- **Work instruction**: When a line in the listing contains the string "projection", pick it out and copy it.

-------- Dataset excerpts

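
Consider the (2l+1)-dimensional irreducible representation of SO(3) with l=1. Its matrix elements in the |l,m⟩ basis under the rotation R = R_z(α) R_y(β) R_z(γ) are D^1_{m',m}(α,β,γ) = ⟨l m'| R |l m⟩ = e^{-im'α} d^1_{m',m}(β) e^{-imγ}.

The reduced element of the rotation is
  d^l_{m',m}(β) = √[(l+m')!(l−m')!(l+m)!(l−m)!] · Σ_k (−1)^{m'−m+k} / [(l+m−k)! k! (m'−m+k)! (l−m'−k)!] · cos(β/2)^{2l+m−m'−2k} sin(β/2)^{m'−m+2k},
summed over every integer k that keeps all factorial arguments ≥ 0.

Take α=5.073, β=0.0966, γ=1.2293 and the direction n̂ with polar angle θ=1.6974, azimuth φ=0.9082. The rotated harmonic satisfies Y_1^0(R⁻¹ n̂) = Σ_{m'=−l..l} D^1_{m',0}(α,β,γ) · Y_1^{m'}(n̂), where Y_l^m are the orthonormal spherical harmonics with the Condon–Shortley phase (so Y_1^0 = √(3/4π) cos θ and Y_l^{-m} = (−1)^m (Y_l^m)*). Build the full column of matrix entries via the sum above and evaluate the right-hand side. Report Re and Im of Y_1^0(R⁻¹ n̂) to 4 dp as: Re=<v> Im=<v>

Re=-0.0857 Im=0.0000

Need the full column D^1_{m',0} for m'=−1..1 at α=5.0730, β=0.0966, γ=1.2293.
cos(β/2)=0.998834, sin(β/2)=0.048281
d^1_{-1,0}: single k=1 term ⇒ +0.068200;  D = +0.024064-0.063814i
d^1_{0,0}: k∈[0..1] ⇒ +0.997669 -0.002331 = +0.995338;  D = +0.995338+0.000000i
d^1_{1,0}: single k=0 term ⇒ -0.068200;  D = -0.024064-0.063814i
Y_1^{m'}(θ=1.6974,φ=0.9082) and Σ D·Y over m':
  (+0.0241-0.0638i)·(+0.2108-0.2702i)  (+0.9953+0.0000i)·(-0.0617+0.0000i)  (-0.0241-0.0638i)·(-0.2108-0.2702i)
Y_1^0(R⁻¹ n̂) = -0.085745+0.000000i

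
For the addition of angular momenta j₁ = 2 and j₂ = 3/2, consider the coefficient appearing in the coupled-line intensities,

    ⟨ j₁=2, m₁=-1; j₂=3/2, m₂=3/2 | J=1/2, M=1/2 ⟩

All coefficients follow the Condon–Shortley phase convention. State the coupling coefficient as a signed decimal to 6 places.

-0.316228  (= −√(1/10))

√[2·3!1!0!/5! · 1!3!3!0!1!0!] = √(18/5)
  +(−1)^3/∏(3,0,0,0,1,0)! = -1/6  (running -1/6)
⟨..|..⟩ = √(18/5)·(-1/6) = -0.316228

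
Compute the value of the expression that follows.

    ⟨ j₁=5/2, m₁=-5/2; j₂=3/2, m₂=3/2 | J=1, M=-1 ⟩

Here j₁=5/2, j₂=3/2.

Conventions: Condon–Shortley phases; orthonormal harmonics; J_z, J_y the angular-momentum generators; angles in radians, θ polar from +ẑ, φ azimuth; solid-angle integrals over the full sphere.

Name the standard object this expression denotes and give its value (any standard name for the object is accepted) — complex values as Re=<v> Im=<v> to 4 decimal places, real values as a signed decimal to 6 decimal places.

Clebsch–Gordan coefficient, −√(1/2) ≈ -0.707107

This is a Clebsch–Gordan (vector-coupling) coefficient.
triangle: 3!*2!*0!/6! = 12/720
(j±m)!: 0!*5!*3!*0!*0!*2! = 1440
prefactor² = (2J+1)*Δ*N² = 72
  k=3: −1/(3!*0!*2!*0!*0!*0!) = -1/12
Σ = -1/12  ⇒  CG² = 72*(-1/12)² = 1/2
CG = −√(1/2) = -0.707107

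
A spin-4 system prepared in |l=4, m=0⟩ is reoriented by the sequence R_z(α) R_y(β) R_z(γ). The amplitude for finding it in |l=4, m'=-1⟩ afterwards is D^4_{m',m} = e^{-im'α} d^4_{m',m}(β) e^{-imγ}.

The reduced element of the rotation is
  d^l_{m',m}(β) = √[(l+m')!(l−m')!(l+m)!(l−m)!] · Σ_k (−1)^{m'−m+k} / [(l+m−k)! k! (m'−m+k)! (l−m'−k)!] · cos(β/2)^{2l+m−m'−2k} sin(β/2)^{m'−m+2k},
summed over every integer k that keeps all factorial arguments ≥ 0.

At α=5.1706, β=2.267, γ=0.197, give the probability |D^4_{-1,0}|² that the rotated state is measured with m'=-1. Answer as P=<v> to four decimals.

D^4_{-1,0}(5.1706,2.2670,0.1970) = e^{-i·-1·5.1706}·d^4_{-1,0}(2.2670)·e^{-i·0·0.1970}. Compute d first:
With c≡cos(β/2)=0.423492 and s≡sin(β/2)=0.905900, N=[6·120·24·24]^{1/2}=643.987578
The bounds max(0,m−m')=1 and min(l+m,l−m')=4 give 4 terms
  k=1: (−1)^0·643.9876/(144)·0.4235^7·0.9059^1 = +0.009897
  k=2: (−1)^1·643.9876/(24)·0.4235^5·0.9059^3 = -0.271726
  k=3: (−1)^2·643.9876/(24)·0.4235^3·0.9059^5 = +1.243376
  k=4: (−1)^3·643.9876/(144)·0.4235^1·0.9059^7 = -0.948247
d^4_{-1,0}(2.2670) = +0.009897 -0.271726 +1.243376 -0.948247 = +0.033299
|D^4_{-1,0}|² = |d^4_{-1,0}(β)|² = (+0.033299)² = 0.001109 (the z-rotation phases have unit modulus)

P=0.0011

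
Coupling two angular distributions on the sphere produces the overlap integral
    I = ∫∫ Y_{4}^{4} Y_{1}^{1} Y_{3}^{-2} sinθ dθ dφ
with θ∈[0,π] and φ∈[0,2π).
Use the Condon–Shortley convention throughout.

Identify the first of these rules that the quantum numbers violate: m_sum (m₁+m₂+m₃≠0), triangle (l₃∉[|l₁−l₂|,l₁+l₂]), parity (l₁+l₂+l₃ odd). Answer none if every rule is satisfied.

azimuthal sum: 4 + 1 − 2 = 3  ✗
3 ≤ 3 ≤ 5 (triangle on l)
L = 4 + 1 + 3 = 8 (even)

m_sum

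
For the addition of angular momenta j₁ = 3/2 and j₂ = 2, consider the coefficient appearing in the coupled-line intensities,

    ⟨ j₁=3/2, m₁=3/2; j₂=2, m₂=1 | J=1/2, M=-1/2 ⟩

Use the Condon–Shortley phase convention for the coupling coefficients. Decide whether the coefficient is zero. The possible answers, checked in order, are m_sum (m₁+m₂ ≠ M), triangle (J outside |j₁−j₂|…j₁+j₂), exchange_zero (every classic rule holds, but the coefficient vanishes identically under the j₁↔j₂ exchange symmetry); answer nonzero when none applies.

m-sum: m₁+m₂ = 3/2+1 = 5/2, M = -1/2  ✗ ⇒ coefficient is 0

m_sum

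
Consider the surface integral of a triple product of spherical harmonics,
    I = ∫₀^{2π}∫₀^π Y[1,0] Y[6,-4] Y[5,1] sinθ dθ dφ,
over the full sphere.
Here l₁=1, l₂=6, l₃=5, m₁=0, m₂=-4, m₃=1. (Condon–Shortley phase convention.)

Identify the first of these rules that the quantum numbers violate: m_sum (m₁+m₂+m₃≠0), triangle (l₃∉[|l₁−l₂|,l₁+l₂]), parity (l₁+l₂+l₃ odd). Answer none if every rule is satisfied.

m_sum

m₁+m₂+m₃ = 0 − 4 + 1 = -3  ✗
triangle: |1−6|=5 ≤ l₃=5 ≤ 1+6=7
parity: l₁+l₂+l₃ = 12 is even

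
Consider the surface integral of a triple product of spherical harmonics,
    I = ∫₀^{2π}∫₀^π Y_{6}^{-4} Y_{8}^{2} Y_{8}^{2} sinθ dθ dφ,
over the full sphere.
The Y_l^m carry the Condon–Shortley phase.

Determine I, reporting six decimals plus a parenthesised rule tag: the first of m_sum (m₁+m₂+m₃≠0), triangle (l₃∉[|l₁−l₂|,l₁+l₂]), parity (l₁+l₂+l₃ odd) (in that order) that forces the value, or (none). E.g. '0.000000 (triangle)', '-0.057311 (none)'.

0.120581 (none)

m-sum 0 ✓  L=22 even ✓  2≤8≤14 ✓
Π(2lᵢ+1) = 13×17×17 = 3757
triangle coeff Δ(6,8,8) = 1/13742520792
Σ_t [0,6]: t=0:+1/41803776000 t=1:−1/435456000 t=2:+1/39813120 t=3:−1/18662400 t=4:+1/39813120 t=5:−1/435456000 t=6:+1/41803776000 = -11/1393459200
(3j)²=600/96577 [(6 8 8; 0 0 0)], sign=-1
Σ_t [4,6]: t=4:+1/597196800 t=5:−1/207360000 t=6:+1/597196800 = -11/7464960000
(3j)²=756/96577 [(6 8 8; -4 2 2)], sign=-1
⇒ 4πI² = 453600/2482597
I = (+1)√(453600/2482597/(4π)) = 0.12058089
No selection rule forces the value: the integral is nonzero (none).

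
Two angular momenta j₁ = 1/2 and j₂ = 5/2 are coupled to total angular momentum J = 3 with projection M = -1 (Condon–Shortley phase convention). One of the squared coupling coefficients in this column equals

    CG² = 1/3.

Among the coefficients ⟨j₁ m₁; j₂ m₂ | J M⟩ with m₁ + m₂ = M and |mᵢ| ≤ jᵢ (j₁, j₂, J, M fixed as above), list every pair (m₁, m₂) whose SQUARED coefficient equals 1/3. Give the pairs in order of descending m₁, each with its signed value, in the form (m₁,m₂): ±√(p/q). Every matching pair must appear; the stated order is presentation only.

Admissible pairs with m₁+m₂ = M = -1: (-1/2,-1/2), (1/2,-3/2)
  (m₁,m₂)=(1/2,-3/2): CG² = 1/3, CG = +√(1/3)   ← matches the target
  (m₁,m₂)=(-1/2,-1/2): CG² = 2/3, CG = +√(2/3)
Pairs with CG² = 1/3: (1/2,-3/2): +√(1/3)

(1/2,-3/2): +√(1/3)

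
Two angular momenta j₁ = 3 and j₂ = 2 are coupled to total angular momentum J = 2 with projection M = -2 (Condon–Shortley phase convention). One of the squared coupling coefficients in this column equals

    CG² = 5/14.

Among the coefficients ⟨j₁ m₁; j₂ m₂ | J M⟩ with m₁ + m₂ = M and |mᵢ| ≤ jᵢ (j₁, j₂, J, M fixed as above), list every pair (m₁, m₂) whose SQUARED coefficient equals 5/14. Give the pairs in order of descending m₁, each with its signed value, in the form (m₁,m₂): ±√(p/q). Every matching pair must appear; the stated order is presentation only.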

----------------

- **Final answer**:
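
Two angular momenta j₁ = 1/2 and j₂ = 5/2 are coupled to total angular momentum J = 3 with projection M = -1 (Condon–Shortley phase convention). One of the squared coupling coefficients in this column equals
Two angular momenta j₁ = 3 and j₂ = 2 are coupled to total angular momentum J = 2 with projection M = -2 (Condon–Shortley phase convention). One of the squared coupling coefficients in this column equals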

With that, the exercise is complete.